[Stored data]
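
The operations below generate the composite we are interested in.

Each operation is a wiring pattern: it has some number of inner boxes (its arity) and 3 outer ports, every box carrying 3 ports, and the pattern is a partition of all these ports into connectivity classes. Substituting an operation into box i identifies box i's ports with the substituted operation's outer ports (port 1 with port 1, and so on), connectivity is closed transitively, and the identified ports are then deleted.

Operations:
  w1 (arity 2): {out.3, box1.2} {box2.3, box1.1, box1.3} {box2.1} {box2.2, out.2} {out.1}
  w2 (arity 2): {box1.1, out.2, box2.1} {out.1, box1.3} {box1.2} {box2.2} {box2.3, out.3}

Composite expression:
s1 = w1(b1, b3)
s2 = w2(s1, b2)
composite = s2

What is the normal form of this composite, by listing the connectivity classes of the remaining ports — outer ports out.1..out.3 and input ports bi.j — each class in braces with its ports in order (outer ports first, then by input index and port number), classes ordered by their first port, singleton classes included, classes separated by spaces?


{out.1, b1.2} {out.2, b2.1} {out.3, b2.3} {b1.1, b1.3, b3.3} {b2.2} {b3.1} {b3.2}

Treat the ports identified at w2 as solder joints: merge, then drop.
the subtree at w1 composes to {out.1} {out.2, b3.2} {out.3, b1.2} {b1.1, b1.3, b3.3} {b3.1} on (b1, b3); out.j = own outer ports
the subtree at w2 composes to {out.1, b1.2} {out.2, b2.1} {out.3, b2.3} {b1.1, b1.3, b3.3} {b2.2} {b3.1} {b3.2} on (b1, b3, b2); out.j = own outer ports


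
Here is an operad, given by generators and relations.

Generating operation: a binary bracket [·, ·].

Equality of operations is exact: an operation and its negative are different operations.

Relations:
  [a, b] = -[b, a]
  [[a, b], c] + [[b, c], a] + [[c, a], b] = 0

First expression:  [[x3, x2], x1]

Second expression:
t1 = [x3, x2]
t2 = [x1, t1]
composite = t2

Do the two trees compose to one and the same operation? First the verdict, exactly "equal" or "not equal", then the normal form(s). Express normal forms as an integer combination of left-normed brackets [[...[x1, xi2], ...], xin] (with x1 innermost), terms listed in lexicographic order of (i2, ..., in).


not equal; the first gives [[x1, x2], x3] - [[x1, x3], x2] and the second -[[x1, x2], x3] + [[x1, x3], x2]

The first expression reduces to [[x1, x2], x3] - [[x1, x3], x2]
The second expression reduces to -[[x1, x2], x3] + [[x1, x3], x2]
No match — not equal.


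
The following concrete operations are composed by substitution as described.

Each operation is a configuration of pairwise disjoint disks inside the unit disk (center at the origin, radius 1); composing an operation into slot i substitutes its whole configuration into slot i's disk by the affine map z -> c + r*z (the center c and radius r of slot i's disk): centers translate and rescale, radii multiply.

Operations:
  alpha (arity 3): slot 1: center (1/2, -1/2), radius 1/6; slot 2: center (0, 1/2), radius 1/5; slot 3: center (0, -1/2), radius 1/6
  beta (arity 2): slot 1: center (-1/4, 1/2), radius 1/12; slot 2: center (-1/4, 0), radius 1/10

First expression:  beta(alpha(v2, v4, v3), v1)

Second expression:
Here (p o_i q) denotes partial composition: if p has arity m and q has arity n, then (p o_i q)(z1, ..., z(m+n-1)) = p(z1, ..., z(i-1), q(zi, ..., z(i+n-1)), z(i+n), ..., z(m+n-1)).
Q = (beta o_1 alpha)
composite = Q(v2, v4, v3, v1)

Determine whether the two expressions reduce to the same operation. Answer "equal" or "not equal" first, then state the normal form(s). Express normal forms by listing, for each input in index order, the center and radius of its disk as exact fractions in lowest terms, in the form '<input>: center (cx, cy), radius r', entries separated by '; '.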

*YOUR GOAL*:
The entries above, copied exactly, form the whole answer.

*EXERCISE RESULT*:
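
The operations below generate the composite we are interested in.

Each operation is a wiring pattern: it has some number of inner boxes (its arity) and 3 outer ports, every box carrying 3 ports, and the pattern is a partition of all these ports into connectivity classes. Substituting an operation into box i identifies box i's ports with the substituted operation's outer ports (port 1 with port 1, and so on), connectivity is closed transitively, and the identified ports are then deleted.

Operations:
  w1 (arity 2): {out.3, box1.2} {box2.3, box1.1, box1.3} {box2.1} {box2.2, out.2} {out.1}
  w2 (arity 2): {box1.1, out.2, box2.1} {out.1, box1.3} {box1.2} {box2.2} {box2.3, out.3}

Composite expression:
s1 = w1(b1, b3)
s2 = w2(s1, b2)
composite = s2

What is the normal form of this composite, by listing the connectivity classes of the remaining ports — outer ports out.1..out.3 and input ports bi.j — each class in braces with its ports in order (outer ports first, then by input index and port number), classes ordered by their first port, singleton classes included, classes separated by spaces?


{out.1, b1.2} {out.2, b2.1} {out.3, b2.3} {b1.1, b1.3, b3.3} {b2.2} {b3.1} {b3.2}

Treat the ports identified at w2 as solder joints: merge, then drop.
the subtree at w1 composes to {out.1} {out.2, b3.2} {out.3, b1.2} {b1.1, b1.3, b3.3} {b3.1} on (b1, b3); out.j = own outer ports
the subtree at w2 composes to {out.1, b1.2} {out.2, b2.1} {out.3, b2.3} {b1.1, b1.3, b3.3} {b2.2} {b3.1} {b3.2} on (b1, b3, b2); out.j = own outer ports


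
Here is an operad, given by generators and relations.

Generating operation: a binary bracket [·, ·].

Equality of operations is exact: an operation and its negative are different operations.

Relations:
  [a, b] = -[b, a]
  [[a, b], c] + [[b, c], a] + [[c, a], b] = 0

First expression:  [[x3, x2], x1]

Second expression:
t1 = [x3, x2]
t2 = [x1, t1]
composite = t2

Do the two trees compose to one and the same operation? First the verdict, exactly "equal" or "not equal", then the normal form(s). Express normal forms as an integer combination of left-normed brackets [[...[x1, xi2], ...], xin] (with x1 innermost), terms listed in lexicographic order of (i2, ..., in).


not equal; the first gives [[x1, x2], x3] - [[x1, x3], x2] and the second -[[x1, x2], x3] + [[x1, x3], x2]

The first expression reduces to [[x1, x2], x3] - [[x1, x3], x2]
The second expression reduces to -[[x1, x2], x3] + [[x1, x3], x2]
No match — not equal.


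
The following concrete operations are composed by substitution as described.

Each operation is a configuration of pairwise disjoint disks inside the unit disk (center at the origin, radius 1); composing an operation into slot i substitutes its whole configuration into slot i's disk by the affine map z -> c + r*z (the center c and radius r of slot i's disk): centers translate and rescale, radii multiply.

Operations:
  alpha (arity 3): slot 1: center (1/2, -1/2), radius 1/6; slot 2: center (0, 1/2), radius 1/5; slot 3: center (0, -1/2), radius 1/6
  beta (arity 2): slot 1: center (-1/4, 1/2), radius 1/12; slot 2: center (-1/4, 0), radius 1/10

First expression:  beta(alpha(v2, v4, v3), v1)

Second expression:
Here (p o_i q) denotes partial composition: if p has arity m and q has arity n, then (p o_i q)(z1, ..., z(m+n-1)) = p(z1, ..., z(i-1), q(zi, ..., z(i+n-1)), z(i+n), ..., z(m+n-1)).
Q = (beta o_1 alpha)
composite = Q(v2, v4, v3, v1)

Determine whether the two expressions reduce to the same operation. Answer "equal" or "not equal" first, then state the normal form(s). Express normal forms by listing, for each input in index order, the center and radius of its disk as exact fractions in lowest terms, in the form '<input>: center (cx, cy), radius r', entries separated by '; '.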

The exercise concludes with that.